=== Section Start ===
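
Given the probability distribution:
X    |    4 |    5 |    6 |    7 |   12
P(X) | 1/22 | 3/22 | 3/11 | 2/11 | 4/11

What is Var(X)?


E[X] = 179/22
E[X²] = 1655/22
Var(X) = E[X²] - (E[X])² = 1655/22 - 32041/484 = 4369/484

Var(X) = 4369/484 ≈ 9.0269


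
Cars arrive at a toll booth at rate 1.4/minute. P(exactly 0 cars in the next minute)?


Poisson(λ=1.4): P(X=0) = e^(-λ)×λ^k/k!
= e^(-1.4) × 1.4^0 / 0!
≈ 0.2465969639 × 1 / 1 ≈ 0.246597

P(X=0) ≈ 0.246597 ≈ 24.66%


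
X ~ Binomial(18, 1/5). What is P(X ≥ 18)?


P(X ≥ 18) = Σ P(X=i) for i=18..18
P(X=18) = 1/3814697265625
Sum = 1/3814697265625

P(X ≥ 18) = 1/3814697265625 ≈ 0.00%


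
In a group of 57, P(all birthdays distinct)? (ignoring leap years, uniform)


P(all different) = Π(365-i)/365 for i=0..56
= (365/365)×(364/365)×...×(309/365)
= 0.009878

P ≈ 0.0099 ≈ 0.99%


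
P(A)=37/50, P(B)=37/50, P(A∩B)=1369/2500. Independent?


P(A)×P(B) = 1369/2500
P(A∩B) = 1369/2500
Equal ✓ → Independent

Yes, independent


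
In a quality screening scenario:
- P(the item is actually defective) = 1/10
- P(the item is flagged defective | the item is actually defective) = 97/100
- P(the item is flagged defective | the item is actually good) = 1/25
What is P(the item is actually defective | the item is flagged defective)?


Using Bayes' theorem:
P(A|B) = P(B|A)·P(A) / P(B)

P(the item is flagged defective) = 97/100 × 1/10 + 1/25 × 9/10
= 97/1000 + 9/250 = 133/1000

P(the item is actually defective|the item is flagged defective) = (97/1000) / (133/1000) = 97/133

P(the item is actually defective|the item is flagged defective) = 97/133 ≈ 72.93%


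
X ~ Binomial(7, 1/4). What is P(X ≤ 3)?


P(X ≤ 3) = Σ P(X=i) for i=0..3
P(X=0) = 2187/16384
P(X=1) = 5103/16384
P(X=2) = 5103/16384
P(X=3) = 2835/16384
Sum = 3807/4096

P(X ≤ 3) = 3807/4096 ≈ 92.94%


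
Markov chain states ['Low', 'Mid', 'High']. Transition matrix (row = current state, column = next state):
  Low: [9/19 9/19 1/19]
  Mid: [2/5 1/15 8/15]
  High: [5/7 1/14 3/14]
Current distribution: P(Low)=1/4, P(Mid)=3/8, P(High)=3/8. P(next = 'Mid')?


P(next=Mid) = Σᵢ P(now=i)×P(i→Mid)
= 1/4×9/19 + 3/8×1/15 + 3/8×1/14
= 9/76 + 1/40 + 3/112 = 1811/10640

P = 1811/10640 ≈ 0.1702


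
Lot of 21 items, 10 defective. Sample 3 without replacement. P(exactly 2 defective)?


Hypergeometric: C(10,2)×C(11,1)/C(21,3)
= 45×11/1330 = 99/266

P(X=2) = 99/266 ≈ 37.22%


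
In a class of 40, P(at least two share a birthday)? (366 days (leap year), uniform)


P(all different) = Π(366-i)/366 for i=0..39
= 0.109455
P(match) = 1 - 0.109455 = 0.890545

P ≈ 0.8905 ≈ 89.05%


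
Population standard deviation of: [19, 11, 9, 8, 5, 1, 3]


Mean = 56/7 = 8
  (19-8)²=121
  (11-8)²=9
  (9-8)²=1
  (8-8)²=0
  (5-8)²=9
  (1-8)²=49
  (3-8)²=25
Σ(x-μ)² = 214
σ² = 214/7

σ = √(214/7) ≈ 5.5291


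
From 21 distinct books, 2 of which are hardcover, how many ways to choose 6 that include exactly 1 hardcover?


Choose 1 of the 2 hardcovers and 5 of the other 19 books:
C(2,1)×C(19,5) = 2×11628 = 23256

23256


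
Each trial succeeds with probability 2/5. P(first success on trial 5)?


Geometric: P(X=5) = (1-p)^(k-1)×p = (3/5)^4×2/5 = 162/3125

P(X=5) = 162/3125 ≈ 5.18%


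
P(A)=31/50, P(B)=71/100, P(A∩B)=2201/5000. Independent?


P(A)×P(B) = 2201/5000
P(A∩B) = 2201/5000
Equal ✓ → Independent

Yes, independent


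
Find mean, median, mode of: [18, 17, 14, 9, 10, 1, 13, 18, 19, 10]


Sorted: [1, 9, 10, 10, 13, 14, 17, 18, 18, 19]
Mean = 129/10
Median = 27/2
Freq: {18: 2, 17: 1, 14: 1, 9: 1, 10: 2, 1: 1, 13: 1, 19: 1}
Mode: [10, 18]

Mean=129/10, Median=27/2, Mode=[10, 18]


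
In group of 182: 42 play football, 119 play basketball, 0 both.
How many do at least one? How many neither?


|A∪B| = 42+119-0 = 161
Neither = 182-161 = 21

At least one: 161; Neither: 21


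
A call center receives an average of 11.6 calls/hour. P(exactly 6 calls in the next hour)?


Poisson(λ=11.6): P(X=6) = e^(-λ)×λ^k/k!
= e^(-11.6) × 11.6^6 / 6!
≈ 9.166087736e-06 × 2436396.32282 / 720 ≈ 0.031017

P(X=6) ≈ 0.031017 ≈ 3.10%


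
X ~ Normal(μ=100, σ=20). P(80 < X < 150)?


z₁=(80-100)/20=-1.0, z₂=(150-100)/20=2.5
P = Φ(2.5) - Φ(-1.0) = 0.993790 - 0.158655 = 0.835135 ≈ 0.8351

P(80 < X < 150) ≈ 0.8351


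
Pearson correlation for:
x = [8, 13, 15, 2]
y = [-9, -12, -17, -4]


n=4, Σx=38, Σy=-42, Σxy=-491, Σx²=462, Σy²=530
r = (4×(-491) - 38×(-42))/√((4×462 - 38²)(4×530 - (-42)²))
= -368/√(404×356) = -368/√143824 ≈ -368/379.2413 ≈ -0.9704

r ≈ -0.9704


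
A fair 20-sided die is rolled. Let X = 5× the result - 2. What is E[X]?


E[die] = (1+20)/2 = 21/2
E[X] = 5×21/2 - 2 = 101/2

E[X] = 101/2


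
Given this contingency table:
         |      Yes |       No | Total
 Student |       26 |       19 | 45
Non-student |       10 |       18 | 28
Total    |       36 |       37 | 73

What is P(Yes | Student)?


P(Yes | Student) = 26/(26+19) = 26/45

P(Yes|Student) = 26/45 ≈ 57.78%


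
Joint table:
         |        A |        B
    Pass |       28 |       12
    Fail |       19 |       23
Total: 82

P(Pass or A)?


P(Pass∨A) = P(Pass) + P(A) - P(Pass∧A)
= (40 + 47 - 28)/82 = 59/82

P = 59/82 ≈ 71.95%


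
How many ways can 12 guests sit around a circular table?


Circular arrangements of 12 distinct objects: fix one position to break rotational symmetry.
(n-1)! = 11! = 39916800

39916800


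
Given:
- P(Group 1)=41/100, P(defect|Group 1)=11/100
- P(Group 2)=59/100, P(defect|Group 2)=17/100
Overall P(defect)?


P(B) = Σ P(B|Aᵢ)×P(Aᵢ)
  11/100×41/100 = 451/10000
  17/100×59/100 = 1003/10000
Sum = 727/5000

P(defect) = 727/5000 ≈ 14.54%


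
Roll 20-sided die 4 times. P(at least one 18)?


P(no 18)^4 = (19/20)^4 = 130321/160000
P(≥1) = 1 - 130321/160000 = 29679/160000

P = 29679/160000 ≈ 18.55%


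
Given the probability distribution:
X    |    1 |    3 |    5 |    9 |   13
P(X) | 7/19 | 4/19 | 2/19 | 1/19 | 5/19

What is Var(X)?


E[X] = 103/19
E[X²] = 1019/19
Var(X) = E[X²] - (E[X])² = 1019/19 - 10609/361 = 8752/361

Var(X) = 8752/361 ≈ 24.2438


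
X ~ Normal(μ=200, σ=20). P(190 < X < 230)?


z₁=(190-200)/20=-0.5, z₂=(230-200)/20=1.5
P = Φ(1.5) - Φ(-0.5) = 0.933193 - 0.308538 = 0.624655 ≈ 0.6247

P(190 < X < 230) ≈ 0.6247


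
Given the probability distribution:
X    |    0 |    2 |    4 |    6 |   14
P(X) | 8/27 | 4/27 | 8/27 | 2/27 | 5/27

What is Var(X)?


E[X] = 122/27
E[X²] = 1196/27
Var(X) = E[X²] - (E[X])² = 1196/27 - 14884/729 = 17408/729

Var(X) = 17408/729 ≈ 23.8793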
=== Section End ===
* _YOUR TASK_
Set down exactly the lines from the opening line of the material through the line in which "High: [5/7 1/14 3/14]" occurs, both included, and no other lines.

* _WRITTEN SOLUTION_
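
Given the probability distribution:
X    |    4 |    5 |    6 |    7 |   12
P(X) | 1/22 | 3/22 | 3/11 | 2/11 | 4/11

What is Var(X)?


E[X] = 179/22
E[X²] = 1655/22
Var(X) = E[X²] - (E[X])² = 1655/22 - 32041/484 = 4369/484

Var(X) = 4369/484 ≈ 9.0269


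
Cars arrive at a toll booth at rate 1.4/minute. P(exactly 0 cars in the next minute)?


Poisson(λ=1.4): P(X=0) = e^(-λ)×λ^k/k!
= e^(-1.4) × 1.4^0 / 0!
≈ 0.2465969639 × 1 / 1 ≈ 0.246597

P(X=0) ≈ 0.246597 ≈ 24.66%


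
X ~ Binomial(18, 1/5). What is P(X ≥ 18)?


P(X ≥ 18) = Σ P(X=i) for i=18..18
P(X=18) = 1/3814697265625
Sum = 1/3814697265625

P(X ≥ 18) = 1/3814697265625 ≈ 0.00%


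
In a group of 57, P(all birthdays distinct)? (ignoring leap years, uniform)


P(all different) = Π(365-i)/365 for i=0..56
= (365/365)×(364/365)×...×(309/365)
= 0.009878

P ≈ 0.0099 ≈ 0.99%


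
P(A)=37/50, P(B)=37/50, P(A∩B)=1369/2500. Independent?


P(A)×P(B) = 1369/2500
P(A∩B) = 1369/2500
Equal ✓ → Independent

Yes, independent


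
In a quality screening scenario:
- P(the item is actually defective) = 1/10
- P(the item is flagged defective | the item is actually defective) = 97/100
- P(the item is flagged defective | the item is actually good) = 1/25
What is P(the item is actually defective | the item is flagged defective)?


Using Bayes' theorem:
P(A|B) = P(B|A)·P(A) / P(B)

P(the item is flagged defective) = 97/100 × 1/10 + 1/25 × 9/10
= 97/1000 + 9/250 = 133/1000

P(the item is actually defective|the item is flagged defective) = (97/1000) / (133/1000) = 97/133

P(the item is actually defective|the item is flagged defective) = 97/133 ≈ 72.93%


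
X ~ Binomial(7, 1/4). What is P(X ≤ 3)?


P(X ≤ 3) = Σ P(X=i) for i=0..3
P(X=0) = 2187/16384
P(X=1) = 5103/16384
P(X=2) = 5103/16384
P(X=3) = 2835/16384
Sum = 3807/4096

P(X ≤ 3) = 3807/4096 ≈ 92.94%


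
Markov chain states ['Low', 'Mid', 'High']. Transition matrix (row = current state, column = next state):
  Low: [9/19 9/19 1/19]
  Mid: [2/5 1/15 8/15]
  High: [5/7 1/14 3/14]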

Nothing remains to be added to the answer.